WORK ORDER: A stretch of the entries below is to be set down exactly, running from the line with "42, 30, 28, 28" through the line with "16 | 74 | 24 |", both included, and no other line.

SOURCE DATA:
=== Begin Enclosure ===

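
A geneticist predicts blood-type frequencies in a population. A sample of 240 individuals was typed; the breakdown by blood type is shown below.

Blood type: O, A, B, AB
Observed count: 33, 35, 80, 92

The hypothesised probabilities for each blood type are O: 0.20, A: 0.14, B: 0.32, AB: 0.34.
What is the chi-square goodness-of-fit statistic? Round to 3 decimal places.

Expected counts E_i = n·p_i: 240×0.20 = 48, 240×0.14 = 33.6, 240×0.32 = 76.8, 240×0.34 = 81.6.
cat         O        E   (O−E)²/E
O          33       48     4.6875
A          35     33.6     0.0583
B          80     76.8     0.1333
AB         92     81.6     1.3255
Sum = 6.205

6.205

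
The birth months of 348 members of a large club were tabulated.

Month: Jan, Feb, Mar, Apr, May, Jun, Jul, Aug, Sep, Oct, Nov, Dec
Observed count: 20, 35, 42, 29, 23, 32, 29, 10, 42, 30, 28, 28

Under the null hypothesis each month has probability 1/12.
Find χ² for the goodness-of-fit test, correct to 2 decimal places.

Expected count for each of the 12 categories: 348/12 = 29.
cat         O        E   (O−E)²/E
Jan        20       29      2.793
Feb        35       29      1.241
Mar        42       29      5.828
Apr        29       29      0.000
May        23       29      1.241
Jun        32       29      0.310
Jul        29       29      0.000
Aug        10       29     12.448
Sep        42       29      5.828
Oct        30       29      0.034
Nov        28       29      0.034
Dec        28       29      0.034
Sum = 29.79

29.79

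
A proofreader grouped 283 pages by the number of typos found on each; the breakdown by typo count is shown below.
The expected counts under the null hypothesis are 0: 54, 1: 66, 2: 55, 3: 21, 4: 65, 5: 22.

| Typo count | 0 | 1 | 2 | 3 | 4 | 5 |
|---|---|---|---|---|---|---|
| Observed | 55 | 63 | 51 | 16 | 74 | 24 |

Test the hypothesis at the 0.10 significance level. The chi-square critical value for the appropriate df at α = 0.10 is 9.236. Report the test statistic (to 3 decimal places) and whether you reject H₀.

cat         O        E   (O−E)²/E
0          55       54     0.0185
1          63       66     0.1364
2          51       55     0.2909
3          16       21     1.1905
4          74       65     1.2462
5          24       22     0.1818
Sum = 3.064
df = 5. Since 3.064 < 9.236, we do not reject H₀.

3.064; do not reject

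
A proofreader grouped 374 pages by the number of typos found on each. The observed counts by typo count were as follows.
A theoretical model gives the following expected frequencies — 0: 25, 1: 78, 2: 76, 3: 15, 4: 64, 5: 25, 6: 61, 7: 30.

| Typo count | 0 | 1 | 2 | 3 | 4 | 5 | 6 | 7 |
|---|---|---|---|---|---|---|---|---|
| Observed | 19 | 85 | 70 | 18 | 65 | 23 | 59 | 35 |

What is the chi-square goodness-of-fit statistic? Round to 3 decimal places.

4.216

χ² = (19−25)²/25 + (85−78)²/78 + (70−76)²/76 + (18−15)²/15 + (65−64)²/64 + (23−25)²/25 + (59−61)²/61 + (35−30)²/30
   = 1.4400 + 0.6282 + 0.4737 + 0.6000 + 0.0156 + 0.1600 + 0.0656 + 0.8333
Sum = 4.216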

=== End Enclosure ===

OUTPUT OF THE EXERCISE:
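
Observed count: 20, 35, 42, 29, 23, 32, 29, 10, 42, 30, 28, 28

Under the null hypothesis each month has probability 1/12.
Find χ² for the goodness-of-fit test, correct to 2 decimal places.

Expected count for each of the 12 categories: 348/12 = 29.
cat         O        E   (O−E)²/E
Jan        20       29      2.793
Feb        35       29      1.241
Mar        42       29      5.828
Apr        29       29      0.000
May        23       29      1.241
Jun        32       29      0.310
Jul        29       29      0.000
Aug        10       29     12.448
Sep        42       29      5.828
Oct        30       29      0.034
Nov        28       29      0.034
Dec        28       29      0.034
Sum = 29.79

29.79

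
A proofreader grouped 283 pages by the number of typos found on each; the breakdown by typo count is shown below.
The expected counts under the null hypothesis are 0: 54, 1: 66, 2: 55, 3: 21, 4: 65, 5: 22.

| Typo count | 0 | 1 | 2 | 3 | 4 | 5 |
|---|---|---|---|---|---|---|
| Observed | 55 | 63 | 51 | 16 | 74 | 24 |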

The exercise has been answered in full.